Stored items:
------------

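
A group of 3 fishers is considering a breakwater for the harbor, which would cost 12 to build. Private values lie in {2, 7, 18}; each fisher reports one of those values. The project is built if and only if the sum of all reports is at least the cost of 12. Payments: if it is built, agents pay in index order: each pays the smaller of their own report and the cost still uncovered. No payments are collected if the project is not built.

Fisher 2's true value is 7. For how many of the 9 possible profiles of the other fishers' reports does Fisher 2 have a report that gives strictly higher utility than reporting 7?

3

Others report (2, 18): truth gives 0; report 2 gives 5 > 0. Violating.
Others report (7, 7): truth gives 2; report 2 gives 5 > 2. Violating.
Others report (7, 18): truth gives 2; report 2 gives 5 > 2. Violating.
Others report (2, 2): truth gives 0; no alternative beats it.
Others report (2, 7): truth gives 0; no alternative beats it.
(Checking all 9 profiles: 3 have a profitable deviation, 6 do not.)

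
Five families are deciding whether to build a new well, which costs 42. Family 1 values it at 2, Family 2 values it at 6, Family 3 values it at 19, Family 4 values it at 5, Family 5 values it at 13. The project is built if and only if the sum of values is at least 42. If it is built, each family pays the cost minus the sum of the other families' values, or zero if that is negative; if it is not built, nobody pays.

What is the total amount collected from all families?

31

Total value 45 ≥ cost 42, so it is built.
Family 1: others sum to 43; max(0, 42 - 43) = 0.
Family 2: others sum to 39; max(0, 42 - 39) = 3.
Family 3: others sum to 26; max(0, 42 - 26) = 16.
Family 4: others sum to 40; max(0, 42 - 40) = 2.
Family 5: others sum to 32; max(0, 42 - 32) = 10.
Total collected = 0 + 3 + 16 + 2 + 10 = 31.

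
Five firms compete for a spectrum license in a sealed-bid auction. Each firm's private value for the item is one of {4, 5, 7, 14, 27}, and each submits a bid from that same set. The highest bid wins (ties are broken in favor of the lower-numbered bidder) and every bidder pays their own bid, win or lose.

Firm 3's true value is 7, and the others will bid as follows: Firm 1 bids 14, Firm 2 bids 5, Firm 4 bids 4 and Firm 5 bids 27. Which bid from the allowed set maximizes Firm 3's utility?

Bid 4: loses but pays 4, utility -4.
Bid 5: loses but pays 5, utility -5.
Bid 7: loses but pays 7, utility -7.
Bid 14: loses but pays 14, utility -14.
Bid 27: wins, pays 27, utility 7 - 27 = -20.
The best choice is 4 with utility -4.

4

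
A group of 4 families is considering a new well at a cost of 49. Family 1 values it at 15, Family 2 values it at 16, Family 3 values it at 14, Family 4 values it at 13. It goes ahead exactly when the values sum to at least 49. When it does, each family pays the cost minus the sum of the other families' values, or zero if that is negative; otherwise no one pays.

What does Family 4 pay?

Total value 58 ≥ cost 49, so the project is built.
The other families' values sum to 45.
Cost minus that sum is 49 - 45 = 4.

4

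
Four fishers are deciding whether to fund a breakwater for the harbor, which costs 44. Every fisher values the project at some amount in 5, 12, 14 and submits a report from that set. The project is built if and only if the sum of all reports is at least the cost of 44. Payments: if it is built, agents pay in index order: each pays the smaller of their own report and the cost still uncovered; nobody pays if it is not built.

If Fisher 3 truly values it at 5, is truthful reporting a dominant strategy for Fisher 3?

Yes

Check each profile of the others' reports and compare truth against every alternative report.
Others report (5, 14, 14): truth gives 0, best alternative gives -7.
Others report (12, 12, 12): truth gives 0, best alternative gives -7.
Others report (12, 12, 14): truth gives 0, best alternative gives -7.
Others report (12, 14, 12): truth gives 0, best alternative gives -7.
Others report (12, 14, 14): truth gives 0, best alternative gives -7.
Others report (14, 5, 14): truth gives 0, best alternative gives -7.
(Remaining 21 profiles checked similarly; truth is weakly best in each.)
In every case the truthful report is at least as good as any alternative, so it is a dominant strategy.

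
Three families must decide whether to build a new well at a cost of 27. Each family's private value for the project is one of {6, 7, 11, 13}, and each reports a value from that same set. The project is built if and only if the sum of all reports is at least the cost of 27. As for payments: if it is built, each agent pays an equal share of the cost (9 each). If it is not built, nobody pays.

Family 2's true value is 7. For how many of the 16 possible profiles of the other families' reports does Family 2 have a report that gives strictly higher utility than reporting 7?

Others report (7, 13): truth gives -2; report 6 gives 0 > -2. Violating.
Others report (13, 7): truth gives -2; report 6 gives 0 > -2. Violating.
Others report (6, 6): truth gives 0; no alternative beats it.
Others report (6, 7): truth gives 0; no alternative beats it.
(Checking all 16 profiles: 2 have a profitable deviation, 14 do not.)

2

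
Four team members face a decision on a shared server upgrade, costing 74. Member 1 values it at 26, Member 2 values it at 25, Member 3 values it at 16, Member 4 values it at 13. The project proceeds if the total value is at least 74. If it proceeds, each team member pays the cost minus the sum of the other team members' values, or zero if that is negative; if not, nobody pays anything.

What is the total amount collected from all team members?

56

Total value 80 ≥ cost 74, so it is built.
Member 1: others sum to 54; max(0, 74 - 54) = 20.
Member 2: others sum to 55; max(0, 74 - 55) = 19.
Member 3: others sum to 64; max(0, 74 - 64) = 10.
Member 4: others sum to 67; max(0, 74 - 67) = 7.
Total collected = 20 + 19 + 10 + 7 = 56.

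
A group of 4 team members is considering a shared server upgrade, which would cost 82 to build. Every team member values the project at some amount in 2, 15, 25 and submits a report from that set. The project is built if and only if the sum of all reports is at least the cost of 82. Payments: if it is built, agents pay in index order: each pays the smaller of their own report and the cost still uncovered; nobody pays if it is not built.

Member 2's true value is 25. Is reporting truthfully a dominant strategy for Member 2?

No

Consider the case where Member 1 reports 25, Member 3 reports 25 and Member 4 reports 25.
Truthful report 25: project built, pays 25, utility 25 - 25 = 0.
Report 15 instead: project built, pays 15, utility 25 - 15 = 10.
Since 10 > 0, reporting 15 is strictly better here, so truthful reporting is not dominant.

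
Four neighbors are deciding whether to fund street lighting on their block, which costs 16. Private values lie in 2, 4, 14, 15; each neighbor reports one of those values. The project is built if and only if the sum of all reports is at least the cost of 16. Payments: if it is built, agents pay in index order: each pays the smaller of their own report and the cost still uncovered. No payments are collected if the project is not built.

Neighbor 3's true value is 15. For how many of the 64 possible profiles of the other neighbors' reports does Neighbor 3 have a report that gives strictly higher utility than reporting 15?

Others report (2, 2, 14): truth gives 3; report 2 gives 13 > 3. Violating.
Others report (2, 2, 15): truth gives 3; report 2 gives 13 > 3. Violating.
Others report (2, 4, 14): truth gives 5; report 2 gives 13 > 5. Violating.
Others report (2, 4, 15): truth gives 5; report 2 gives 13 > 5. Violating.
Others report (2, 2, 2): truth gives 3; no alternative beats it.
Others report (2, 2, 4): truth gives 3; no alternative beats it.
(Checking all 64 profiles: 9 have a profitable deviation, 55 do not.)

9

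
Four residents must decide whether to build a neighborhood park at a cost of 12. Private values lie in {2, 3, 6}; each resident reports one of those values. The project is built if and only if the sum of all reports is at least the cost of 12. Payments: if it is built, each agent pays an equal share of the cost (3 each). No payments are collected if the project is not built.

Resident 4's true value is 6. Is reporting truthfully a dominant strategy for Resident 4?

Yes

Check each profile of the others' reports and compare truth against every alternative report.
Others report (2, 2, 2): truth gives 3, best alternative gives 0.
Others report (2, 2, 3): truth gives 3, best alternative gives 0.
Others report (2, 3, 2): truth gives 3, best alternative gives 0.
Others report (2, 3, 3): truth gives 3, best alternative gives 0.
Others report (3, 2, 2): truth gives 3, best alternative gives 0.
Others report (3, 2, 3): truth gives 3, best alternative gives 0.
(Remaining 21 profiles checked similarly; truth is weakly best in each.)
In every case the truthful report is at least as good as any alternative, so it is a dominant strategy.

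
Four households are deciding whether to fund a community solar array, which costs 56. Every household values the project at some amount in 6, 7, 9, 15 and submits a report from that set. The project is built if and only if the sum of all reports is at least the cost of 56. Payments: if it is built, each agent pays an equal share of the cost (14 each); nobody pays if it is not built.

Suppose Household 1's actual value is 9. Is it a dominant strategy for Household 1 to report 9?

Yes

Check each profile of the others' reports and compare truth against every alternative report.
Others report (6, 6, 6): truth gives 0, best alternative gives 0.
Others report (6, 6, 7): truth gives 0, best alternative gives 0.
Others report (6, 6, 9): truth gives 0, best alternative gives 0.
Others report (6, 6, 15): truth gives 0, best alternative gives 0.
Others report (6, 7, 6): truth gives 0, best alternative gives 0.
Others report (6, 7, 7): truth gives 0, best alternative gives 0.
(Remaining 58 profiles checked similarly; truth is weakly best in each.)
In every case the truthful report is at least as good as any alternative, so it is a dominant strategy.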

------------

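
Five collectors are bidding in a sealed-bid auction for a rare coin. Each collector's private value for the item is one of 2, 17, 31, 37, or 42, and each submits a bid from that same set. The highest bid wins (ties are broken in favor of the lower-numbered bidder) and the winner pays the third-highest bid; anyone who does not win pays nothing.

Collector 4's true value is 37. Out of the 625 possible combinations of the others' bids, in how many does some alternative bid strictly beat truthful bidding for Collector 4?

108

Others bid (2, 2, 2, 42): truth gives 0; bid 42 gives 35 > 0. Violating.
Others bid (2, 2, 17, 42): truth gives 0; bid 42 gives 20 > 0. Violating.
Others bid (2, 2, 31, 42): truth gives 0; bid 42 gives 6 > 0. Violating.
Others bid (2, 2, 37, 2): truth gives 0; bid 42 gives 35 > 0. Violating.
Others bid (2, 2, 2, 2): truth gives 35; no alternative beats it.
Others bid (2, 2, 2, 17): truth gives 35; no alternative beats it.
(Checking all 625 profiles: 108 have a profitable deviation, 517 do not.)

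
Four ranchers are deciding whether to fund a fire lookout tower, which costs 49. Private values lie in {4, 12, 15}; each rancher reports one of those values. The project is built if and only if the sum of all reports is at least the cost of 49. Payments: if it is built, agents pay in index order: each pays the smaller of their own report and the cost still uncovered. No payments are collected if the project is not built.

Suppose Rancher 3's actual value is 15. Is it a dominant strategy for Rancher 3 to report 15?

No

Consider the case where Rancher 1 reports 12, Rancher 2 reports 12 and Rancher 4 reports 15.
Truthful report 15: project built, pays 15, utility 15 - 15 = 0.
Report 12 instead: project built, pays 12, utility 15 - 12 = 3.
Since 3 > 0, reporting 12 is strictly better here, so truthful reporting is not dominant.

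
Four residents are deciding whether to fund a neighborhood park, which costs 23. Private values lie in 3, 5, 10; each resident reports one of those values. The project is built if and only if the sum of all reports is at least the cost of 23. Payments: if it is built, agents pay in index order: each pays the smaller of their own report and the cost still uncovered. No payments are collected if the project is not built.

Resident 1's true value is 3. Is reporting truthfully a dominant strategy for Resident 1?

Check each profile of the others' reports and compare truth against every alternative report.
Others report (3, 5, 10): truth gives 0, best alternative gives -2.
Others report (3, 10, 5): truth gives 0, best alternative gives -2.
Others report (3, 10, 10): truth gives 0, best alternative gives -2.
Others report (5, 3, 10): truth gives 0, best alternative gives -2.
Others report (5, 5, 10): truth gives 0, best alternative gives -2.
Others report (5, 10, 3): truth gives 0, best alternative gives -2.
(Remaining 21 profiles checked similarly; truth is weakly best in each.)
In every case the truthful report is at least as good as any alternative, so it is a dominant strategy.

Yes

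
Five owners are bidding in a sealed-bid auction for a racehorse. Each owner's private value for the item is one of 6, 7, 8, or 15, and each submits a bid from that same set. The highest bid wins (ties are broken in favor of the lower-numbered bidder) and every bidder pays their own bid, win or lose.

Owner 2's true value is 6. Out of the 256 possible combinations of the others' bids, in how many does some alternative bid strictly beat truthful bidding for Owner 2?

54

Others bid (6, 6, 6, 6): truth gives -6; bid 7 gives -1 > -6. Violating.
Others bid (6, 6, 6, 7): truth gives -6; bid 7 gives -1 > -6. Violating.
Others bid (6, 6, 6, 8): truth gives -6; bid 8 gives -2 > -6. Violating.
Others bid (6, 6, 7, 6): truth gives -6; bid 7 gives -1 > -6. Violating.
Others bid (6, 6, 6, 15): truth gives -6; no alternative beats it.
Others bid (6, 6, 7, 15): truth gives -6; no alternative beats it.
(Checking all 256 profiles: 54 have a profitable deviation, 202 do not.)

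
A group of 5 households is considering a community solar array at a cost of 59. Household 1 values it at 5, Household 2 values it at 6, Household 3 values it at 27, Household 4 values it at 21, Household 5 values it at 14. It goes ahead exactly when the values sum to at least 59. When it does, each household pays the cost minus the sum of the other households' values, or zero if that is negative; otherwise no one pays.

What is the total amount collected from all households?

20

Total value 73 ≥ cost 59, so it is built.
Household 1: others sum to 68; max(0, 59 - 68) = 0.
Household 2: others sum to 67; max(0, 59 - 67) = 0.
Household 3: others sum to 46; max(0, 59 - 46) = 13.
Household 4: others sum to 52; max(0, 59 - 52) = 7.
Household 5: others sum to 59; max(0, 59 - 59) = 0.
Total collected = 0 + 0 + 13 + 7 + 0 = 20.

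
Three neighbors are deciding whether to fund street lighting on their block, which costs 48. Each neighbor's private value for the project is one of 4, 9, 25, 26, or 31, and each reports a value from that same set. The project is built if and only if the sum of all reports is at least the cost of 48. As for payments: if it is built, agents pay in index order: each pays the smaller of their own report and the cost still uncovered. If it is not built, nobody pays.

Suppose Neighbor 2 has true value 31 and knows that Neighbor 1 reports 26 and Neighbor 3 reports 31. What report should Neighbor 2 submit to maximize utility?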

------------

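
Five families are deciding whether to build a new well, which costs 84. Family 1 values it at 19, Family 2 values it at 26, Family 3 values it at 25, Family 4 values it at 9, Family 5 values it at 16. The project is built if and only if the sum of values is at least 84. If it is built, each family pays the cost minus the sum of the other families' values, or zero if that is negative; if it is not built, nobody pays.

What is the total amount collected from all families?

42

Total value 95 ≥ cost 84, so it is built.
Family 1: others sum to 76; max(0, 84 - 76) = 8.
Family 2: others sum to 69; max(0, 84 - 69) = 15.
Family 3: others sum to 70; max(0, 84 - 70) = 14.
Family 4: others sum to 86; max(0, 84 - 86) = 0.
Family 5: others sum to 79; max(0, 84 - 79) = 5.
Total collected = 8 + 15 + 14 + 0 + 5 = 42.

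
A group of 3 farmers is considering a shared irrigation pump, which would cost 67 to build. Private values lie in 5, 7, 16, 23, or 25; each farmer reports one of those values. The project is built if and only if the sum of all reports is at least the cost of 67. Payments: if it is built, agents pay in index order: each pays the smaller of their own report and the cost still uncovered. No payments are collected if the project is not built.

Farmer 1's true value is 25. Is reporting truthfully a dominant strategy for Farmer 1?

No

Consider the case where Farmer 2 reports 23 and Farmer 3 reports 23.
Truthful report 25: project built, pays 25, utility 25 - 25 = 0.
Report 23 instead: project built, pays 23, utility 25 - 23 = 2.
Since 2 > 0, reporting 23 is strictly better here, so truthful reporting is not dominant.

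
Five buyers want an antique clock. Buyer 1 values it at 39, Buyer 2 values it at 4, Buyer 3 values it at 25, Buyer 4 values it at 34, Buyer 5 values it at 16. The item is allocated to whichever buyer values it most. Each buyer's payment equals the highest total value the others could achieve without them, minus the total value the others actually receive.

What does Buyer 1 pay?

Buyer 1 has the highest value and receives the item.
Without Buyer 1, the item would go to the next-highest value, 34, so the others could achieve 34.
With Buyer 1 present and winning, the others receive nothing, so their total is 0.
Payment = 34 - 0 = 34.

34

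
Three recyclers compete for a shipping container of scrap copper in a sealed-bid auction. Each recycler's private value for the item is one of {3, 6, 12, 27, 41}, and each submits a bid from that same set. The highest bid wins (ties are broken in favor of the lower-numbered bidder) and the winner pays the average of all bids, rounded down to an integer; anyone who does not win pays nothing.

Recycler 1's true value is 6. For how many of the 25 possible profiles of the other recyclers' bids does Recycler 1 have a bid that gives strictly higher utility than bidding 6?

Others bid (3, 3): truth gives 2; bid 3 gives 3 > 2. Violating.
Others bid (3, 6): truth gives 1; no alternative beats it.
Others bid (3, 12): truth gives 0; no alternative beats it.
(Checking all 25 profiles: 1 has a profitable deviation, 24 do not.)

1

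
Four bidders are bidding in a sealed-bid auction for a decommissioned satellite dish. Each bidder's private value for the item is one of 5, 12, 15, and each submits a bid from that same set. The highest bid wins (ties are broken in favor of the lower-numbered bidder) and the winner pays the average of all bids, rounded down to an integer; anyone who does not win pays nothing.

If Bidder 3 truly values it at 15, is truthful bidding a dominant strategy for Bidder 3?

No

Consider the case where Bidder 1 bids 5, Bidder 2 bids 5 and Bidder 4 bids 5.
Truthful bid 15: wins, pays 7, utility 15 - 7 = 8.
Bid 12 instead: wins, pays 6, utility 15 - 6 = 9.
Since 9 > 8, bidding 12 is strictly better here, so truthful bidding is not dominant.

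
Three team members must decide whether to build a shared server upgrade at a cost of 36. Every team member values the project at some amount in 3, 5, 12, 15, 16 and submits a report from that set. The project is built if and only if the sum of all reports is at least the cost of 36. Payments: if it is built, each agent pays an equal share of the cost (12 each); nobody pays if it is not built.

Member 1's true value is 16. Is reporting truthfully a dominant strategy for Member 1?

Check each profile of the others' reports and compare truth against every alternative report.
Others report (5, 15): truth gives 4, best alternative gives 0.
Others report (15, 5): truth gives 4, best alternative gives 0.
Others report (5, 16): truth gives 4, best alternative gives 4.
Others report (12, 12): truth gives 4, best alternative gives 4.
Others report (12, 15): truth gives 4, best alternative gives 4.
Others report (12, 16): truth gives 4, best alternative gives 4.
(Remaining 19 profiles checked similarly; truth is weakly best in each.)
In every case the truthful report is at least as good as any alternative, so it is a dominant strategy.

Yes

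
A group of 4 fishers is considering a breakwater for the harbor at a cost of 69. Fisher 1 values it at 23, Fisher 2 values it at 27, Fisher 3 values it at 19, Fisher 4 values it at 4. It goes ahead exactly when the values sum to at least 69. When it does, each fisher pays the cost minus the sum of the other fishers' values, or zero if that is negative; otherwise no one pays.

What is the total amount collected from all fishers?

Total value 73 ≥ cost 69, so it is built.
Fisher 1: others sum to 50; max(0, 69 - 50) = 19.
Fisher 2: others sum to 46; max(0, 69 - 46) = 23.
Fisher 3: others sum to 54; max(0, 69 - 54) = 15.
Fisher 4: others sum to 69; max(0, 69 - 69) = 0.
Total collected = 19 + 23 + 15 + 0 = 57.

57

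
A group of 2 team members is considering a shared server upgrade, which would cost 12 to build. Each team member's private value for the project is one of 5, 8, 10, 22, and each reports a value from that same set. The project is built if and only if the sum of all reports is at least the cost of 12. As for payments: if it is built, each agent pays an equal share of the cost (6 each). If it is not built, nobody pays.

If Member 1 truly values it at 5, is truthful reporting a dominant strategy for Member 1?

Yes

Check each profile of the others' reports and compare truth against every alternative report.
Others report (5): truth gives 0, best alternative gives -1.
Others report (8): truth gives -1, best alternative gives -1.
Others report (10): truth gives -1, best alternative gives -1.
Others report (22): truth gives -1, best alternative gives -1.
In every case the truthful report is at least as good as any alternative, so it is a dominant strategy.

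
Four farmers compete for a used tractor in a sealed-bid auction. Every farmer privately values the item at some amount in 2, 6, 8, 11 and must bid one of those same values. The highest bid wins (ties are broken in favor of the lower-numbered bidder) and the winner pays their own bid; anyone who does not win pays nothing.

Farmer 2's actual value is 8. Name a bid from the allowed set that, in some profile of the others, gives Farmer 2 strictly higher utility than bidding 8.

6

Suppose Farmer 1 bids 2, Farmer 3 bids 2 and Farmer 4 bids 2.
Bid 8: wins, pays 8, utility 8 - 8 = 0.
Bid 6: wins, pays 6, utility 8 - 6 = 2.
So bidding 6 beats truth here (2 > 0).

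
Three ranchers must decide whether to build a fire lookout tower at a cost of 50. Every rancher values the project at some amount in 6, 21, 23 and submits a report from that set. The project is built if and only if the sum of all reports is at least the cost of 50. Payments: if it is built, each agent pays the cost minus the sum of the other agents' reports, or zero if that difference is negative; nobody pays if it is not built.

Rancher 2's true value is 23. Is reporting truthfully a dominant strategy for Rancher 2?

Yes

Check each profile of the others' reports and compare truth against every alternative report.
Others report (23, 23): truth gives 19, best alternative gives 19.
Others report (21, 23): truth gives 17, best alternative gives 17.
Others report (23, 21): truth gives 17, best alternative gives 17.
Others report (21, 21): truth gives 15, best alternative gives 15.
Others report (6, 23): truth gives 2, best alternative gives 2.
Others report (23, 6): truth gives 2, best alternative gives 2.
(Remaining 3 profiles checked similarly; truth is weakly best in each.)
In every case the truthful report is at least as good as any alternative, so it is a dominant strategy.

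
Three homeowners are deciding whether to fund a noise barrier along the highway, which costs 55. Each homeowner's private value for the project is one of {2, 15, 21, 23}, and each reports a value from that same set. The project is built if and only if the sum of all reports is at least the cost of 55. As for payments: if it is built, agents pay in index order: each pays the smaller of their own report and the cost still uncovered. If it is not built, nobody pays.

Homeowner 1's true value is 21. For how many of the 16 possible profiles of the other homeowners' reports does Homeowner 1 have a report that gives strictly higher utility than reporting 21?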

------------

**Goal of the exercise**: Would you retype exactly the lines above, from the line with "A group of 3 fishers" to the line with "which costs 42.", with both end lines kept and nothing more?

**Task response**:
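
A group of 3 fishers is considering a breakwater for the harbor, which would cost 12 to build. Private values lie in {2, 7, 18}; each fisher reports one of those values. The project is built if and only if the sum of all reports is at least the cost of 12. Payments: if it is built, agents pay in index order: each pays the smaller of their own report and the cost still uncovered. No payments are collected if the project is not built.

Fisher 2's true value is 7. For how many of the 9 possible profiles of the other fishers' reports does Fisher 2 have a report that gives strictly higher utility than reporting 7?

3

Others report (2, 18): truth gives 0; report 2 gives 5 > 0. Violating.
Others report (7, 7): truth gives 2; report 2 gives 5 > 2. Violating.
Others report (7, 18): truth gives 2; report 2 gives 5 > 2. Violating.
Others report (2, 2): truth gives 0; no alternative beats it.
Others report (2, 7): truth gives 0; no alternative beats it.
(Checking all 9 profiles: 3 have a profitable deviation, 6 do not.)

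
Five families are deciding whether to build a new well, which costs 42. Family 1 values it at 2, Family 2 values it at 6, Family 3 values it at 19, Family 4 values it at 5, Family 5 values it at 13. The project is built if and only if the sum of values is at least 42. If it is built, each family pays the cost minus the sum of the other families' values, or zero if that is negative; if it is not built, nobody pays.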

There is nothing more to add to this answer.